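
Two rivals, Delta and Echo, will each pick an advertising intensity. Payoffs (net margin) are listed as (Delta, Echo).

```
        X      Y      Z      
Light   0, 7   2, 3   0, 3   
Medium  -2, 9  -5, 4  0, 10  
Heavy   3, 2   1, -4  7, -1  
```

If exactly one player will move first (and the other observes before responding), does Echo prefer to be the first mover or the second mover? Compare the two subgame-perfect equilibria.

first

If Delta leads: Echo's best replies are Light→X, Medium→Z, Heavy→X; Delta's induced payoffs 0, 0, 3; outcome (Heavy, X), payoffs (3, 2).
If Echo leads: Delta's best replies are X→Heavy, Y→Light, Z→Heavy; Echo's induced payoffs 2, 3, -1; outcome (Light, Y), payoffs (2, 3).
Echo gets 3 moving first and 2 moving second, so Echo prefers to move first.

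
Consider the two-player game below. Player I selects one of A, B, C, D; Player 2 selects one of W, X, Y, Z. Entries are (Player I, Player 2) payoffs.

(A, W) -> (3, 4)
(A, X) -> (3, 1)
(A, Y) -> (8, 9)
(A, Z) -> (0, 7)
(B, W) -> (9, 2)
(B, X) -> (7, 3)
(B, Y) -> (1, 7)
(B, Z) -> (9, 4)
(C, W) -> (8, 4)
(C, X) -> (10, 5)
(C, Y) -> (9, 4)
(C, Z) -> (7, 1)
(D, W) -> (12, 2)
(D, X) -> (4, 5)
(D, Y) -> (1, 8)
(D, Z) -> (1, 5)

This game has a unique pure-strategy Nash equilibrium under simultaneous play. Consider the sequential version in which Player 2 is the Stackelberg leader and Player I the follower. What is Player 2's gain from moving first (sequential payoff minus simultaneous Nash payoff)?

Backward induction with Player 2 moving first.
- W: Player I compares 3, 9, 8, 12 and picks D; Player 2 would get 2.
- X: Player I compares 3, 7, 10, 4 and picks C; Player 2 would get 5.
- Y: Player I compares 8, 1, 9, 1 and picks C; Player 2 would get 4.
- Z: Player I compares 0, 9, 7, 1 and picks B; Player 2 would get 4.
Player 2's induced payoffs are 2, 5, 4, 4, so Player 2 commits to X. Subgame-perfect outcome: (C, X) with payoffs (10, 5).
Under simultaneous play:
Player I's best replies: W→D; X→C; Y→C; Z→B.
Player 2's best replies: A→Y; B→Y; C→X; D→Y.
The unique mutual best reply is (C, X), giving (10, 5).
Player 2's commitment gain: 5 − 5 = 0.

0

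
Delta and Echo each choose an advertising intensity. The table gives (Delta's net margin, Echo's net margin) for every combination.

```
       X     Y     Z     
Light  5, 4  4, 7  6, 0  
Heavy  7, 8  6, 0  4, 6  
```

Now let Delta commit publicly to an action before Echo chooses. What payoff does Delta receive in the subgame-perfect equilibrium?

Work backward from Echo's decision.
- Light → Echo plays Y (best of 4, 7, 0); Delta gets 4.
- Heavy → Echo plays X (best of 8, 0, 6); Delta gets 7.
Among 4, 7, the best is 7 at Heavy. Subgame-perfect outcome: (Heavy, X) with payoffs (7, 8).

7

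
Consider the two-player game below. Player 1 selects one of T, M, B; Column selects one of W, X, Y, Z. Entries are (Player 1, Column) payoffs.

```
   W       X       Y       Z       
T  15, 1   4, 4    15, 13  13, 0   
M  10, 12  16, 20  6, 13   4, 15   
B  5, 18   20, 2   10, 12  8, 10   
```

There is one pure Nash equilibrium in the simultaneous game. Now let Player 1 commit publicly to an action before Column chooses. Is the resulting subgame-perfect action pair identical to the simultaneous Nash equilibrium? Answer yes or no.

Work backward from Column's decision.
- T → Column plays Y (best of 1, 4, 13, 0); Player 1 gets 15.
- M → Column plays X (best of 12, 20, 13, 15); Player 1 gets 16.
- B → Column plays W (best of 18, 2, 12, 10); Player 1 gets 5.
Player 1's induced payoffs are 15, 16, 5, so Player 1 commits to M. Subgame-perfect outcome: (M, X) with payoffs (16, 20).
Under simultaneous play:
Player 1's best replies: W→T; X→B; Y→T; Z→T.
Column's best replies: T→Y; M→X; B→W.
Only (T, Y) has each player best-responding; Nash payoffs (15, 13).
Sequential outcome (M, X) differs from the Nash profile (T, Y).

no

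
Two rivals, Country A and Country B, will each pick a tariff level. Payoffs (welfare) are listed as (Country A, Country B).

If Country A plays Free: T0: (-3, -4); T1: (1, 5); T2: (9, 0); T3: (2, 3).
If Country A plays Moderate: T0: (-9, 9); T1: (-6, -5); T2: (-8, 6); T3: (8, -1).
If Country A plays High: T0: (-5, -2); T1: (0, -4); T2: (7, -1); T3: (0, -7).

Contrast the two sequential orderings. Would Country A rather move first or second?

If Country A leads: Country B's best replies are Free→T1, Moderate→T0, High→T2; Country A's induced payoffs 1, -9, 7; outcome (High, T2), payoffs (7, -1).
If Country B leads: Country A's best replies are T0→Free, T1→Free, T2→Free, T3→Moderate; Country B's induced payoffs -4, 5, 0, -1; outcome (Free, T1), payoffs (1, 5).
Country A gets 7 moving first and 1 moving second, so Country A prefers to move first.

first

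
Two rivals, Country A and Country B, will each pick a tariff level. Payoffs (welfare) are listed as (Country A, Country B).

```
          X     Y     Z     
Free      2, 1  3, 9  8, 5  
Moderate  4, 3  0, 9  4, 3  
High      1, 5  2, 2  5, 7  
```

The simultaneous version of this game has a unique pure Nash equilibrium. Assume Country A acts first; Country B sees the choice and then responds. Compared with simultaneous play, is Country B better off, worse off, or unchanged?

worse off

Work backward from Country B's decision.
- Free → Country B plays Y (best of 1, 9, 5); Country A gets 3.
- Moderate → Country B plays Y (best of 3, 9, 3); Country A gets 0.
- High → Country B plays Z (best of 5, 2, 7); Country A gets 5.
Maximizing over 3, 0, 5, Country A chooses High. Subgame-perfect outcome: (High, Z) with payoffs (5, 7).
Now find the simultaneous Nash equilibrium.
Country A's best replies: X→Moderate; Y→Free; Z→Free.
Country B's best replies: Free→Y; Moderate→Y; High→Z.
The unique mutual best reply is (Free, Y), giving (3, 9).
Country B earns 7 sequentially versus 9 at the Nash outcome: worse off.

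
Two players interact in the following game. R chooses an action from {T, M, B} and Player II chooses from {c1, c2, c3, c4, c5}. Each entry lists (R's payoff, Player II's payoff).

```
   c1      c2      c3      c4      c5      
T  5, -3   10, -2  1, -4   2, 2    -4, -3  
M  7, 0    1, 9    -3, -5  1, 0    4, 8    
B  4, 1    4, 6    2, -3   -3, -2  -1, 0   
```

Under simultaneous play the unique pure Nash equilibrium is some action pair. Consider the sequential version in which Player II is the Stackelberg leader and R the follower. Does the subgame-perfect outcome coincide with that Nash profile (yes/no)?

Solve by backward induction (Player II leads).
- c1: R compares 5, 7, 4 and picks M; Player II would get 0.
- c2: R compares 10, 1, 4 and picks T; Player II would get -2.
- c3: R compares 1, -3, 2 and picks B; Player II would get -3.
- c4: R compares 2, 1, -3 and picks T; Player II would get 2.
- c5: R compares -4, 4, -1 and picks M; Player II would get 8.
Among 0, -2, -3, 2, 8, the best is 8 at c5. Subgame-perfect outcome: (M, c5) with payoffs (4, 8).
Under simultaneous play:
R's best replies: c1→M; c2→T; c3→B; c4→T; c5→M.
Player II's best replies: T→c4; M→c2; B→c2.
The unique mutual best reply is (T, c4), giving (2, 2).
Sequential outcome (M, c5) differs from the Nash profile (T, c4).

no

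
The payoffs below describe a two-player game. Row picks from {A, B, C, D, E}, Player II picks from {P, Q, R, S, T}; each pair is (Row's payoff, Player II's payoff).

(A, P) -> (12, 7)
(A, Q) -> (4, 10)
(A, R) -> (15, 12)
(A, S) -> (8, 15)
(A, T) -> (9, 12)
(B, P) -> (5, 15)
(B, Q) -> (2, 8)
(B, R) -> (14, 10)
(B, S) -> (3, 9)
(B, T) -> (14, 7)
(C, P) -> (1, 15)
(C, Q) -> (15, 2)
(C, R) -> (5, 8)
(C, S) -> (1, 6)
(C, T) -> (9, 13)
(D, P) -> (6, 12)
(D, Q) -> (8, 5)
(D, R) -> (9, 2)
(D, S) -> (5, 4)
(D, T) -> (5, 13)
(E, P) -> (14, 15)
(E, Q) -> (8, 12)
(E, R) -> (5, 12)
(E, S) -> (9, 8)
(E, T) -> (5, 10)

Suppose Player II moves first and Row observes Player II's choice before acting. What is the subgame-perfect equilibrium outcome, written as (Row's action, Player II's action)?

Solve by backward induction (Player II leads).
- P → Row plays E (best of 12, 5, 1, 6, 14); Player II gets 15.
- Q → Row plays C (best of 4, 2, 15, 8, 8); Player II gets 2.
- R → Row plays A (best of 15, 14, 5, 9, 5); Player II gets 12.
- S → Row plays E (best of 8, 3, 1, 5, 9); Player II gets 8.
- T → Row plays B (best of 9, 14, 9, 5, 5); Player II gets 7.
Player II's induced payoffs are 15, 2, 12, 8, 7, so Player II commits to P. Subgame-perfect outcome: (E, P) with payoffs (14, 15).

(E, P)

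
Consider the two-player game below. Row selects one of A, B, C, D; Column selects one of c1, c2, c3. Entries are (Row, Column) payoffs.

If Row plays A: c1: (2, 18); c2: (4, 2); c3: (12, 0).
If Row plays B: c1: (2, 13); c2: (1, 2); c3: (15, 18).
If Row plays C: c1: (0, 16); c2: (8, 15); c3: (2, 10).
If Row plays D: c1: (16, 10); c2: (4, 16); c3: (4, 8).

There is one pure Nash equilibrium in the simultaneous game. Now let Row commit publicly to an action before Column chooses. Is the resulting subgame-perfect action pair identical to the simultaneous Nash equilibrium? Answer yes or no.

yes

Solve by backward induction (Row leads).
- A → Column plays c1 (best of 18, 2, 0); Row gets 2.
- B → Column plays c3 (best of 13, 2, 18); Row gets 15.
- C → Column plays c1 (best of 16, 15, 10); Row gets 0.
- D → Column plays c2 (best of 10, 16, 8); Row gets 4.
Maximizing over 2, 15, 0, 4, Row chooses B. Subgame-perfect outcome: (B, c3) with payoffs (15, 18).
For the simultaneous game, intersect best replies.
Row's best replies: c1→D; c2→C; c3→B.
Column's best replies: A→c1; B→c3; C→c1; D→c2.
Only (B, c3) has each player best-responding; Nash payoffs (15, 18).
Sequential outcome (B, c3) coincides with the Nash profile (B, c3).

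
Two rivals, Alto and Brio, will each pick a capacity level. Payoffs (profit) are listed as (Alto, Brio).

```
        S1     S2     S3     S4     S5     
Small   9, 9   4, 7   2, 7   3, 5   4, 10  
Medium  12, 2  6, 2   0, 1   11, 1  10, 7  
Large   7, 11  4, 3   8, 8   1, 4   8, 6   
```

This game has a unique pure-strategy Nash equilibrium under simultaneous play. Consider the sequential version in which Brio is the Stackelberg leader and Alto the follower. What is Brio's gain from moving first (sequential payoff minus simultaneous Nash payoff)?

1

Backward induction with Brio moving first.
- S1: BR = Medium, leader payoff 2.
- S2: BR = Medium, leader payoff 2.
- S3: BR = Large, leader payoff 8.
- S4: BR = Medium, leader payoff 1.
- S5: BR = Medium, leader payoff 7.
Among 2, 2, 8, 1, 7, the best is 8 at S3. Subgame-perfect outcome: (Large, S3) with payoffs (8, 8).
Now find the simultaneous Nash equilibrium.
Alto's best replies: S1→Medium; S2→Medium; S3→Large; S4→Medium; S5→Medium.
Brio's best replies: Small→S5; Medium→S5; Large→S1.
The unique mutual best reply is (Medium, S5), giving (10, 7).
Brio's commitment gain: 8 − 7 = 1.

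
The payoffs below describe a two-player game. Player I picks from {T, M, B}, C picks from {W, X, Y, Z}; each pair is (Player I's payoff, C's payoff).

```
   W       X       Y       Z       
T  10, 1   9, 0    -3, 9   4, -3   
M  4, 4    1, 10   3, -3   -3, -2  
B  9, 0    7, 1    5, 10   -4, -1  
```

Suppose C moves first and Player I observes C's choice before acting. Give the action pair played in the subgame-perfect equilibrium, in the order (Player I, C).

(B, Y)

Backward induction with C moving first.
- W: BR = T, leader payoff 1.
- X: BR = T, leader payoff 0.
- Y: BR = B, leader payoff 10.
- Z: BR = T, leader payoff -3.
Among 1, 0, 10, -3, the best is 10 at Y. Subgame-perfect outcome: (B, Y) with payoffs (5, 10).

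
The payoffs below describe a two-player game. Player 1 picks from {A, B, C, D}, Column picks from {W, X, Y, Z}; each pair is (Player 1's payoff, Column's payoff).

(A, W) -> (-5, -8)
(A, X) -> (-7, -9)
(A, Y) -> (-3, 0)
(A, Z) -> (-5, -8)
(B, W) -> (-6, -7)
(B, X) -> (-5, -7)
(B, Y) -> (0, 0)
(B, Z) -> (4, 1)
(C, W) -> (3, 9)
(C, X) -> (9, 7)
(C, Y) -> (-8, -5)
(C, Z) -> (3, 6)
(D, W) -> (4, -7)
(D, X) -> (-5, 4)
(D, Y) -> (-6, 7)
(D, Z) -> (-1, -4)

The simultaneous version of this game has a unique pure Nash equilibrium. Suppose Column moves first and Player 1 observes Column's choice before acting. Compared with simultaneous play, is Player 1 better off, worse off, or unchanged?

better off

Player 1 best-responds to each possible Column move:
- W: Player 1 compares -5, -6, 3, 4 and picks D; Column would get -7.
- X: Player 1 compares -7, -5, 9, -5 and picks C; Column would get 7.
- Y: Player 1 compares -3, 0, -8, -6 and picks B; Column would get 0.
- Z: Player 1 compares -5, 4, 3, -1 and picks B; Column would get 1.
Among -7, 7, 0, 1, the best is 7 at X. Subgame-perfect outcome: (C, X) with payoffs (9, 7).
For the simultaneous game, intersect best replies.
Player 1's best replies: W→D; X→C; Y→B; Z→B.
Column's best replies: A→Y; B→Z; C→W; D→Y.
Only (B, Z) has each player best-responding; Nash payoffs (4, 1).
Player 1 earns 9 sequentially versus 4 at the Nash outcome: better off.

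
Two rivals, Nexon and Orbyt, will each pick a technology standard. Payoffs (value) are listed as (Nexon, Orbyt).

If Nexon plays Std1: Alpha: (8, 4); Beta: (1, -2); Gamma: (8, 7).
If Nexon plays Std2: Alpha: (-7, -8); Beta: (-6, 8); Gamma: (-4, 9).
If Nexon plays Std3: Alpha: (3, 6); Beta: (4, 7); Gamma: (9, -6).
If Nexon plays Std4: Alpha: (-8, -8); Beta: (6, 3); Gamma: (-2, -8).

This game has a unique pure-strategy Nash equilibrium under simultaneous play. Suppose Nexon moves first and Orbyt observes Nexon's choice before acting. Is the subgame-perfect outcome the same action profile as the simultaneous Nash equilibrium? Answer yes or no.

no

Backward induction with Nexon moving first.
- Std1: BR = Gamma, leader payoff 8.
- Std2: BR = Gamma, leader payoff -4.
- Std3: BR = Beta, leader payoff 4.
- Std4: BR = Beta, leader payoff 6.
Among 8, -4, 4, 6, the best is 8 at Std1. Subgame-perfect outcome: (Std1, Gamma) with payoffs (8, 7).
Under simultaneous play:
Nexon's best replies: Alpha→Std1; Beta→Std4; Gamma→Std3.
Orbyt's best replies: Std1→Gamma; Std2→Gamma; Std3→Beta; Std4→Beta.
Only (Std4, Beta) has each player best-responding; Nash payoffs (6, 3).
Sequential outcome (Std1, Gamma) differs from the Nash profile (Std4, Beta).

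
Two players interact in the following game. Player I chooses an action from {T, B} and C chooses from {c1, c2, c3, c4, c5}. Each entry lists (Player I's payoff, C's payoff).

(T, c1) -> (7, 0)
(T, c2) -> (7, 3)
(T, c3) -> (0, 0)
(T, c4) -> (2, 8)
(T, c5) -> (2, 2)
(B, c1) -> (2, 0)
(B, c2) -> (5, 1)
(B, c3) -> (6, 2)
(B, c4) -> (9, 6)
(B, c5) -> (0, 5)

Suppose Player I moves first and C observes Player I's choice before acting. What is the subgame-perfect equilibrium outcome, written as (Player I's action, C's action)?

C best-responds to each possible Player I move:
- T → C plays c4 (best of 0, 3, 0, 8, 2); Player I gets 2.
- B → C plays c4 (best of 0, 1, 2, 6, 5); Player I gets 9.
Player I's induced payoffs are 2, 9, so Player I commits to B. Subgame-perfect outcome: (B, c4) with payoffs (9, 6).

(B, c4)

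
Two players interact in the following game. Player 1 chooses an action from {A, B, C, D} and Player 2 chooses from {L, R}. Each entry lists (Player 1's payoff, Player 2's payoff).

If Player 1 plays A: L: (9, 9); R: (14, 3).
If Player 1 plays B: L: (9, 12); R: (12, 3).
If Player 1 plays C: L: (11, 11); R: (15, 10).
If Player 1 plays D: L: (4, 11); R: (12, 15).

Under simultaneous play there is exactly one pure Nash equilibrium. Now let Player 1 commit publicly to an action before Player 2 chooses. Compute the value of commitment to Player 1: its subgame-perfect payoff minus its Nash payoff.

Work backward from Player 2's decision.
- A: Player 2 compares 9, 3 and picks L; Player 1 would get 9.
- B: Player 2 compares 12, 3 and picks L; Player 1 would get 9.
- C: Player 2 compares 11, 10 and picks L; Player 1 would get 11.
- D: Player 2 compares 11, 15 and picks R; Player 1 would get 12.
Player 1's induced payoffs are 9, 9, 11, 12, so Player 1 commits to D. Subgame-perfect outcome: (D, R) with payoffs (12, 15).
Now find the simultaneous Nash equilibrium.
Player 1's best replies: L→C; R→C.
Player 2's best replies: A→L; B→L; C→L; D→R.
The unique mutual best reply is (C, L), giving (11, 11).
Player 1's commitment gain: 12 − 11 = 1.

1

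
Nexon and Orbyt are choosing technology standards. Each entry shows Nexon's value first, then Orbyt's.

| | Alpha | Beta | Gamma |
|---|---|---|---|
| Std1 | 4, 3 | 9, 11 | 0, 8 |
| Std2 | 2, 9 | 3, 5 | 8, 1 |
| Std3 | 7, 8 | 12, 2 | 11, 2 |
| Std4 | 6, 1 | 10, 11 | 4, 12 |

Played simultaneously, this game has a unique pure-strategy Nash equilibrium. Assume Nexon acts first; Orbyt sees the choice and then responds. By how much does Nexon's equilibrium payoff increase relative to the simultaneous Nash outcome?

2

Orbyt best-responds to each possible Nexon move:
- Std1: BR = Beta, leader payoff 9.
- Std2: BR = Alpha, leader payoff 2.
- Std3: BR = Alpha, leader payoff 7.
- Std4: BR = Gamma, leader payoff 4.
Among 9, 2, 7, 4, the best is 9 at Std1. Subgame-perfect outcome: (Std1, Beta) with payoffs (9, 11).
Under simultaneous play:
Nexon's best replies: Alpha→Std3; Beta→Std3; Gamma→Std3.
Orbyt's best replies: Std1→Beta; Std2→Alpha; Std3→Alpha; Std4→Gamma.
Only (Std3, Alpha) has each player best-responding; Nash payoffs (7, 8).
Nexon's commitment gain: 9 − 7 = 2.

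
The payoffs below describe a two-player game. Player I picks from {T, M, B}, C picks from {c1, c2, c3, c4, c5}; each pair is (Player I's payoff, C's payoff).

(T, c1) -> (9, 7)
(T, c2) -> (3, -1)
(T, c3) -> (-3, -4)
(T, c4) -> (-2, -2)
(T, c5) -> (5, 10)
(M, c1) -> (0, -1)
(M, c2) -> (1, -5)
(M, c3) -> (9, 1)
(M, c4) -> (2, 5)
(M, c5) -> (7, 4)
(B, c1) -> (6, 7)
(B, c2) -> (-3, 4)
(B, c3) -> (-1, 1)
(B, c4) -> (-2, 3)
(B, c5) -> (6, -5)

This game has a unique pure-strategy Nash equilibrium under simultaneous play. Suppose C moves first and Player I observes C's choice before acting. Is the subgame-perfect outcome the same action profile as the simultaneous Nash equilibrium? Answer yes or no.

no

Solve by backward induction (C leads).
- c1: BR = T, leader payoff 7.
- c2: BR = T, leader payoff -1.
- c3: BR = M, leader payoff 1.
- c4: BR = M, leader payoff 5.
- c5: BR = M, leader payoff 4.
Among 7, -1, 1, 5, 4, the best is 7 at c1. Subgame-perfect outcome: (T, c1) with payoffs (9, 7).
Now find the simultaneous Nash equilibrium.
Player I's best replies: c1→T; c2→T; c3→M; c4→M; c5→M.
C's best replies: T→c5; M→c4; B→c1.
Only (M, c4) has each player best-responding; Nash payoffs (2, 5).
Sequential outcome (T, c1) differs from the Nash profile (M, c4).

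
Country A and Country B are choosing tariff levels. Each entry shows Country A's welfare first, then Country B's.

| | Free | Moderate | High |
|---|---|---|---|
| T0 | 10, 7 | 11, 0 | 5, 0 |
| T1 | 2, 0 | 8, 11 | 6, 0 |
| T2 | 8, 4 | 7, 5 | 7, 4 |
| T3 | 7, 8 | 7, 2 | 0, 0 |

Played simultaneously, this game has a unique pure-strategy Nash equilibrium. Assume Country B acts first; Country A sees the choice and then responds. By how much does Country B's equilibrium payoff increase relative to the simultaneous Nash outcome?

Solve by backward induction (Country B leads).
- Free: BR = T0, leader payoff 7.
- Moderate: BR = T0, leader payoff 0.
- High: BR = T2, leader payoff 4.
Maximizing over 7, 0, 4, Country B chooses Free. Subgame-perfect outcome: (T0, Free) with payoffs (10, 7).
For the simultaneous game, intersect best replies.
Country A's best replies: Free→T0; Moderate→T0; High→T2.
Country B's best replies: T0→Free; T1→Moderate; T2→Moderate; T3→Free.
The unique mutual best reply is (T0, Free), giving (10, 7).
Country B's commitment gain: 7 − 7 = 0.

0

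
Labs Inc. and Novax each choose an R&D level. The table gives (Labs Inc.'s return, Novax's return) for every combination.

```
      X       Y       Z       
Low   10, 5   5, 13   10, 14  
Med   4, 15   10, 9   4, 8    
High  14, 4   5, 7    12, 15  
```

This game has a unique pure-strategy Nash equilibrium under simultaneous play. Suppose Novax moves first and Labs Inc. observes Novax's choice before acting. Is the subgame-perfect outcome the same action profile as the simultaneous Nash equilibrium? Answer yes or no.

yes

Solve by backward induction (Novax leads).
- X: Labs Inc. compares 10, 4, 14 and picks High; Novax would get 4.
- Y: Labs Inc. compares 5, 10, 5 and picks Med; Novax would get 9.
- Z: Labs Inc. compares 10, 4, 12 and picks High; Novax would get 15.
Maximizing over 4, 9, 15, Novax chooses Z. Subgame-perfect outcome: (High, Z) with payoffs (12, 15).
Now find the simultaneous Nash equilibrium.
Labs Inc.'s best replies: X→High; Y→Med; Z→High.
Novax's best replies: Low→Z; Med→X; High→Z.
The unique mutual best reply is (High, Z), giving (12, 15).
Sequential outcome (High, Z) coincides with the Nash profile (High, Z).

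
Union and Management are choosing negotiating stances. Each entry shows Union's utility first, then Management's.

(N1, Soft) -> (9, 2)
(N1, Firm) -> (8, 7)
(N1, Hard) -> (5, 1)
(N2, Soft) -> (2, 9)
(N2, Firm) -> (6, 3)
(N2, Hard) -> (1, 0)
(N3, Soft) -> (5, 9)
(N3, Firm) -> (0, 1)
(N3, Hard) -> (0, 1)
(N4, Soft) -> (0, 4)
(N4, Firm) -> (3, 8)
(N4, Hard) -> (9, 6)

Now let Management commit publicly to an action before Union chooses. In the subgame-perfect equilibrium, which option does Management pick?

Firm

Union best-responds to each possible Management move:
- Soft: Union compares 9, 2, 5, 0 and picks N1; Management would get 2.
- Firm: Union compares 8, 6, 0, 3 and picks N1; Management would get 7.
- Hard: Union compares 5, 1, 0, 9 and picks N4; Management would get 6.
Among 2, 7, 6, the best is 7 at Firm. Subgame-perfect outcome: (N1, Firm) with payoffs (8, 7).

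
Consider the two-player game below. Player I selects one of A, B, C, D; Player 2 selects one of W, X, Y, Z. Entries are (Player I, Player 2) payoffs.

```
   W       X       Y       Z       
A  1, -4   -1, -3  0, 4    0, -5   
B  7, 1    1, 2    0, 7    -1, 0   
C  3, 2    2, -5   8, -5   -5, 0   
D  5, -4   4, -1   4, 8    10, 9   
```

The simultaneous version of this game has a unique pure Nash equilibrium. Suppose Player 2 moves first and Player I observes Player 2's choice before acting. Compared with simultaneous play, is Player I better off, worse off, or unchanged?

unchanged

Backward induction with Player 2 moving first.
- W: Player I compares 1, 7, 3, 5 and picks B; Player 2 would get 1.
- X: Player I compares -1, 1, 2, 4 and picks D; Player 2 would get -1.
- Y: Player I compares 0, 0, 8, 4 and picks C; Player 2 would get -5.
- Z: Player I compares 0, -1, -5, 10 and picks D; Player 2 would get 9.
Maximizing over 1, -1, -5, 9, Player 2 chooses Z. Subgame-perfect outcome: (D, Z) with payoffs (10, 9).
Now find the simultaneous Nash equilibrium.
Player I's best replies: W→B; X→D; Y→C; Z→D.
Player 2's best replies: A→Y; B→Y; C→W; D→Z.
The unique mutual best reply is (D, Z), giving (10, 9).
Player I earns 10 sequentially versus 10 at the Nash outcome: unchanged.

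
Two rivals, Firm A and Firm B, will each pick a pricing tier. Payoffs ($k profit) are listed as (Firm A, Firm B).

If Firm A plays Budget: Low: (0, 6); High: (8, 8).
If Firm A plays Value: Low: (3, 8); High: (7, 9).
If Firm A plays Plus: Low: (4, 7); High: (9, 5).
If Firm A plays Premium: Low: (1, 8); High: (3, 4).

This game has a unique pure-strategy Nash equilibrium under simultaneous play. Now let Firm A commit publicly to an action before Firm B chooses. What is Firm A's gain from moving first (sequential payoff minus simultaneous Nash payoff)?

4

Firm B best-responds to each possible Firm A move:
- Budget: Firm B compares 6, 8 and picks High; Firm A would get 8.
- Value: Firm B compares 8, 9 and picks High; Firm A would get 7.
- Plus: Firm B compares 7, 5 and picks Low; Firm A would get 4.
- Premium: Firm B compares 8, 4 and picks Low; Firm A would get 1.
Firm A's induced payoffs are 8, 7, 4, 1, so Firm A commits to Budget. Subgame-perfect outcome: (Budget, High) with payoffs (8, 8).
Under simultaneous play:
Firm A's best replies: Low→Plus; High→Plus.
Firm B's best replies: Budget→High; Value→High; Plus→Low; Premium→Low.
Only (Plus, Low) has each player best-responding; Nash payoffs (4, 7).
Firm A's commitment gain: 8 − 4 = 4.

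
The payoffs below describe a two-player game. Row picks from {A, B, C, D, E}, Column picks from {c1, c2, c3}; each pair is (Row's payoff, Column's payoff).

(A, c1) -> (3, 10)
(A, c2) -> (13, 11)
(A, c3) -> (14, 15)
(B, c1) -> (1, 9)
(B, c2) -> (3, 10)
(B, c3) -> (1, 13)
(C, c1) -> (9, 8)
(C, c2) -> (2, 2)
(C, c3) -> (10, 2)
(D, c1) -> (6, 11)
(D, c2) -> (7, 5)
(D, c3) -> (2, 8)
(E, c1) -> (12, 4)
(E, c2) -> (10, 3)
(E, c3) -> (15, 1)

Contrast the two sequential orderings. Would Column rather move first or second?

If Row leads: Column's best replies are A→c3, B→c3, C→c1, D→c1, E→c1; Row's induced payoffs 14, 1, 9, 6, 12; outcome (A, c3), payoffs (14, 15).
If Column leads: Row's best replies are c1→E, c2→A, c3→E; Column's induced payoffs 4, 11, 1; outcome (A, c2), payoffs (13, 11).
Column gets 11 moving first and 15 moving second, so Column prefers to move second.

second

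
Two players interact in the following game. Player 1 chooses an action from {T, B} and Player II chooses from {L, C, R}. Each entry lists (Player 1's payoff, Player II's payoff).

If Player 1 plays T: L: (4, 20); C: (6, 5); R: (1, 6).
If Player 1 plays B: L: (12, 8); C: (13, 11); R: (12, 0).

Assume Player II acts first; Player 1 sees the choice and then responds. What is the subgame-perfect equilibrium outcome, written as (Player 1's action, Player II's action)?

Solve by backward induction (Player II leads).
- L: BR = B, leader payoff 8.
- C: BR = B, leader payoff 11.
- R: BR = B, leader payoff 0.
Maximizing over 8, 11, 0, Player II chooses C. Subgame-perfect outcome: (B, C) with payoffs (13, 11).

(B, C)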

====================

• _What to produce_:
Your answer should consist only of the lines above between the line holding "Nexon and Orbyt are" and the line holding "11 | 4, 12 |", inclusive, each transcribed exactly.

• _Result_:
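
Nexon and Orbyt are choosing technology standards. Each entry shows Nexon's value first, then Orbyt's.

| | Alpha | Beta | Gamma |
|---|---|---|---|
| Std1 | 4, 3 | 9, 11 | 0, 8 |
| Std2 | 2, 9 | 3, 5 | 8, 1 |
| Std3 | 7, 8 | 12, 2 | 11, 2 |
| Std4 | 6, 1 | 10, 11 | 4, 12 |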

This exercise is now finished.